(Source records)
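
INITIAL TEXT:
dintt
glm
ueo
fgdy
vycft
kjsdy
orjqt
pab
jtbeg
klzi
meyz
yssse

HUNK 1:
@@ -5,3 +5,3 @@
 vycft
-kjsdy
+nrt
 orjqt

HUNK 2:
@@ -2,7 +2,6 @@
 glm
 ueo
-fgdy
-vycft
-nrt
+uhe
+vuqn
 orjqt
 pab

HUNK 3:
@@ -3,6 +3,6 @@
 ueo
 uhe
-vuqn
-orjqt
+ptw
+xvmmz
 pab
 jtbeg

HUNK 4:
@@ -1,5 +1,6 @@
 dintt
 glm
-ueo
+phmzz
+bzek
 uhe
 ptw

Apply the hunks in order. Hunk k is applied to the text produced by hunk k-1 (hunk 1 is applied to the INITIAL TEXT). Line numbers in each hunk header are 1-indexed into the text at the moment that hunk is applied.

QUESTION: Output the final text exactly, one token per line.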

Work instruction: All of the data above is to be given again, word for word.

Your response:
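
INITIAL TEXT:
dintt
glm
ueo
fgdy
vycft
kjsdy
orjqt
pab
jtbeg
klzi
meyz
yssse

HUNK 1:
@@ -5,3 +5,3 @@
 vycft
-kjsdy
+nrt
 orjqt

HUNK 2:
@@ -2,7 +2,6 @@
 glm
 ueo
-fgdy
-vycft
-nrt
+uhe
+vuqn
 orjqt
 pab

HUNK 3:
@@ -3,6 +3,6 @@
 ueo
 uhe
-vuqn
-orjqt
+ptw
+xvmmz
 pab
 jtbeg

HUNK 4:
@@ -1,5 +1,6 @@
 dintt
 glm
-ueo
+phmzz
+bzek
 uhe
 ptw

Apply the hunks in order. Hunk k is applied to the text produced by hunk k-1 (hunk 1 is applied to the INITIAL TEXT). Line numbers in each hunk header are 1-indexed into the text at the moment that hunk is applied.

QUESTION: Output the final text exactly, one token per line.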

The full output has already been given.